Task prompt
Copy all lines below that use the word "Consider".

++++ Dataset records

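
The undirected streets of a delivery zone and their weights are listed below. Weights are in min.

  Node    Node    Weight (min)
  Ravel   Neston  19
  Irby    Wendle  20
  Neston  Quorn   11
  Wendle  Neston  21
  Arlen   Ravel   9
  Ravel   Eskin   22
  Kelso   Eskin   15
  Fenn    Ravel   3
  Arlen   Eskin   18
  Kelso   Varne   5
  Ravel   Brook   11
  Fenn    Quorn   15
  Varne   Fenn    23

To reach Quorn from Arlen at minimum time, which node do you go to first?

Candidate routes:
Arlen–Ravel–Fenn–Quorn: 9+3+15 = 27
Arlen–Eskin–Ravel–Fenn–Quorn: 18+22+3+15 = 58
Arlen–Ravel–Neston–Quorn: 9+19+11 = 39
The minimum is 27 min via Arlen–Ravel–Fenn–Quorn.
So from Arlen the first move is to Ravel.

Ravel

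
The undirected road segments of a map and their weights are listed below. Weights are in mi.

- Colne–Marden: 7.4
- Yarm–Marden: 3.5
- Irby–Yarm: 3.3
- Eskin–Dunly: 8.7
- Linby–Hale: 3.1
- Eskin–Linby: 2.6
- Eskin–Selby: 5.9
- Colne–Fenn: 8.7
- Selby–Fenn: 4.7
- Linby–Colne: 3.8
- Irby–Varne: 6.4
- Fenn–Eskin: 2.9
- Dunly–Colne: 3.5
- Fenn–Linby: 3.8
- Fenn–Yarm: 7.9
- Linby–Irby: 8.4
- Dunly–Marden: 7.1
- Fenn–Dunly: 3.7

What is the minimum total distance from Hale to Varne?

Enumerating some paths:
Hale → Linby → Eskin → Fenn → Yarm → Irby → Varne: 3.1+2.6+2.9+7.9+3.3+6.4 = 26.2
Hale → Linby → Fenn → Yarm → Irby → Varne: 3.1+3.8+7.9+3.3+6.4 = 24.5
Hale → Linby → Irby → Varne: 3.1+8.4+6.4 = 17.9
The minimum is 17.9 mi via Hale → Linby → Irby → Varne.

17.9 mi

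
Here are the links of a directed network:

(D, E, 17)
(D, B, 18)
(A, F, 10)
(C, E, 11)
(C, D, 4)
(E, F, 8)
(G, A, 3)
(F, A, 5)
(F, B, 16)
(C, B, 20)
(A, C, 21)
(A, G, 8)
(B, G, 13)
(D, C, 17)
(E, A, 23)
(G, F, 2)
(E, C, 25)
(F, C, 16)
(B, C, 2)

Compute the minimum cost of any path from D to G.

Candidate routes:
D - C - E - F - A - G: 17+11+8+5+8 = 49
D - E - F - A - G: 17+8+5+8 = 38
D - E - A - G: 17+23+8 = 48
D - B - G: 18+13 = 31
Cheapest is D - B - G at 31.

31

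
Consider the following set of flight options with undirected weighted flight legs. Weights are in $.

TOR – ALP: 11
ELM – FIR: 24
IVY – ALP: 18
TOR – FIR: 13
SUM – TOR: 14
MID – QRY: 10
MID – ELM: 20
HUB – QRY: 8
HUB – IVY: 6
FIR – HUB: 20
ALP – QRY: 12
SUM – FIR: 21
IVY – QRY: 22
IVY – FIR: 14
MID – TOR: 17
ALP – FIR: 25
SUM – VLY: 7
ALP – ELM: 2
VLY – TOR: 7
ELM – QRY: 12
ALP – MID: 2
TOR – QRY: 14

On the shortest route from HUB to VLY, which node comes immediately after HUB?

QRY

Candidate routes:
HUB–QRY–ALP–TOR–VLY: 8+12+11+7 = 38
HUB–QRY–MID–ALP–TOR–VLY: 8+10+2+11+7 = 38
HUB–QRY–TOR–VLY: 8+14+7 = 29
Cheapest is HUB–QRY–TOR–VLY at $29.
So from HUB the first move is to QRY.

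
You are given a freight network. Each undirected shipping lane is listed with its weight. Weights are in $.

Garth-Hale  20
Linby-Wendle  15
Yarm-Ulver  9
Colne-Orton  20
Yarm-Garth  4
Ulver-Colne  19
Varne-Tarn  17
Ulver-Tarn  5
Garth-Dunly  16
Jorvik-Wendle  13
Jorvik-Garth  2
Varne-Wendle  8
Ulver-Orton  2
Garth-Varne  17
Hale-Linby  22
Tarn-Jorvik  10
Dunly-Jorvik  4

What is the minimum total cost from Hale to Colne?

Running Dijkstra from Hale:
Hale: 0
Garth: 20  (via Hale)
Jorvik: 22  (via Garth)
Linby: 22  (via Hale)
Yarm: 24  (via Garth)
Dunly: 26  (via Jorvik)
Tarn: 32  (via Jorvik)
Ulver: 33  (via Yarm)
Orton: 35  (via Ulver)
Wendle: 35  (via Jorvik)
Varne: 37  (via Garth)
Colne: 52  (via Ulver)
Shortest route: Hale → Garth → Yarm → Ulver → Colne = $52.

$52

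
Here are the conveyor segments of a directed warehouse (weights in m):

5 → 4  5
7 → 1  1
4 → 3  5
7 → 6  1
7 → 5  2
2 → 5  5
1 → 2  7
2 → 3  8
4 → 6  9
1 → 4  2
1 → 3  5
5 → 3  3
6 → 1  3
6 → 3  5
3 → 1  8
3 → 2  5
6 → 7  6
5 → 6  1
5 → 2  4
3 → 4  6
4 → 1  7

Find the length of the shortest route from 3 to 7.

17 m

Candidate routes:
3 → 4 → 6 → 7: 6+9+6 = 21
3 → 2 → 5 → 6 → 7: 5+5+1+6 = 17
The minimum is 17 m via 3 → 2 → 5 → 6 → 7.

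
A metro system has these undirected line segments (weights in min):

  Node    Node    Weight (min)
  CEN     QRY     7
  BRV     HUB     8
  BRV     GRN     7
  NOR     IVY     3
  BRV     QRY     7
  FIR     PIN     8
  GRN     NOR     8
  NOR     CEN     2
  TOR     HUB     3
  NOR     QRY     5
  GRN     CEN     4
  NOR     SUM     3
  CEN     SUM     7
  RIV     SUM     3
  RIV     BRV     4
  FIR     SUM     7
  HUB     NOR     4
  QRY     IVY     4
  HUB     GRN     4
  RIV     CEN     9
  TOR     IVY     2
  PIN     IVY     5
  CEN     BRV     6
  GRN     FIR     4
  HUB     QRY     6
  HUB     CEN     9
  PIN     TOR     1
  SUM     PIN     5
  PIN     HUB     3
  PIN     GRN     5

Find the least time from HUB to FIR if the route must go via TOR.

Best HUB to TOR: HUB → TOR costing 3
Shortest TOR→FIR: TOR → PIN → FIR = 9
Total via TOR: 3 + 9 = 12 min.

12 min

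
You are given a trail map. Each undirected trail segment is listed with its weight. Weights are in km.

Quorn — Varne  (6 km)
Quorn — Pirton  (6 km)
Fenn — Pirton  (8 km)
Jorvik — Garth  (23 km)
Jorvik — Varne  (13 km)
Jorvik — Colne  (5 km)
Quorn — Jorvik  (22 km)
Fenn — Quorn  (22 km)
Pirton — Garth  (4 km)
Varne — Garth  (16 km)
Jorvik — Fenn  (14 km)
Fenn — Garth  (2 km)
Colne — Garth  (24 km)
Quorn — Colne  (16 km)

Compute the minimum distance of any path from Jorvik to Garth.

16 km

Candidate routes:
Jorvik - Fenn - Pirton - Garth: 14+8+4 = 26
Jorvik - Fenn - Garth: 14+2 = 16
Jorvik - Garth: 23 = 23
Cheapest is Jorvik - Fenn - Garth at 16 km.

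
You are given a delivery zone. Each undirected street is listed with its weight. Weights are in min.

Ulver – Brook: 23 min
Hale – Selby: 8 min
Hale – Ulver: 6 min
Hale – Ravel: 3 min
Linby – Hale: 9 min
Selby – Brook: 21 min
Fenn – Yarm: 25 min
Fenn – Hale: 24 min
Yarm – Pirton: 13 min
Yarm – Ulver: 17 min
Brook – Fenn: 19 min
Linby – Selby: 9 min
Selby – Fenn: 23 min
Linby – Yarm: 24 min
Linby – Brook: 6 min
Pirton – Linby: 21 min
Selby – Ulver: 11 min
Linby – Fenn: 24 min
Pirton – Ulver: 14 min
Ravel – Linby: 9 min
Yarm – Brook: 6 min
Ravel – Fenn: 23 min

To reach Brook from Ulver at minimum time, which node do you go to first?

Compare a few routes:
Ulver - Hale - Linby - Brook: 6+9+6 = 21
Ulver - Brook: 23 = 23
The minimum is 21 min via Ulver - Hale - Linby - Brook.
So from Ulver the first move is to Hale.

Hale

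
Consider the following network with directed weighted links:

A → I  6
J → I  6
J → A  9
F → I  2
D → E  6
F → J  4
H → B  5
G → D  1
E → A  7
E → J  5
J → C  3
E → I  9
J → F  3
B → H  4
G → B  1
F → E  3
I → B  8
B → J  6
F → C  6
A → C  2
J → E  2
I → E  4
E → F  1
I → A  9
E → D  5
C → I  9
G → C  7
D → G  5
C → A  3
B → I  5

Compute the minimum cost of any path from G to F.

8

Enumerating some paths:
G → D → E → F: 1+6+1 = 8
G → B → J → F: 1+6+3 = 10
The minimum is 8 via G → D → E → F.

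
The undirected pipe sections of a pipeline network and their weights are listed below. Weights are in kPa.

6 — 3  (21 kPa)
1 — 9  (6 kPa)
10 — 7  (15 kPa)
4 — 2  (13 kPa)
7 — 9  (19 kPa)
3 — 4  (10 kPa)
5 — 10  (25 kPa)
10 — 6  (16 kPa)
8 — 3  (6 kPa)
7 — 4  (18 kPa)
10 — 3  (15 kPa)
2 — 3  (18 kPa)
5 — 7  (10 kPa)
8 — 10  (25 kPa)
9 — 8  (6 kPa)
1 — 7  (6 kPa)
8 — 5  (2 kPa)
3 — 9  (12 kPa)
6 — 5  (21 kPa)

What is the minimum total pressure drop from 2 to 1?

Shortest distances from 2:
2: 0
4: 13  (via 2)
3: 18  (via 2)
8: 24  (via 3)
5: 26  (via 8)
9: 30  (via 3)
7: 31  (via 4)
10: 33  (via 3)
1: 36  (via 9)
Shortest route: 2–3–9–1 = 36 kPa.

36 kPa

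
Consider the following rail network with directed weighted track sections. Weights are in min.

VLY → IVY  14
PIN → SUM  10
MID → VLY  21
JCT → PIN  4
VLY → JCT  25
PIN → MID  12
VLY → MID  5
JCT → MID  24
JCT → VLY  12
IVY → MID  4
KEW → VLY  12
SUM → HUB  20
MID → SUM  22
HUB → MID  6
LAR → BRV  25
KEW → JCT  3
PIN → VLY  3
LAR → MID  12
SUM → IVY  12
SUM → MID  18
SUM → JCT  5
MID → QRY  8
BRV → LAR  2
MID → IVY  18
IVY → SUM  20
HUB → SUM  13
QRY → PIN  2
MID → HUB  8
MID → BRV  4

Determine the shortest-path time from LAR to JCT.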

++++++++

Answer
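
Consider the following set of flight options with undirected weighted flight legs. Weights are in $.
Consider the following network with directed weighted links:
Consider the following rail network with directed weighted track sections. Weights are in min.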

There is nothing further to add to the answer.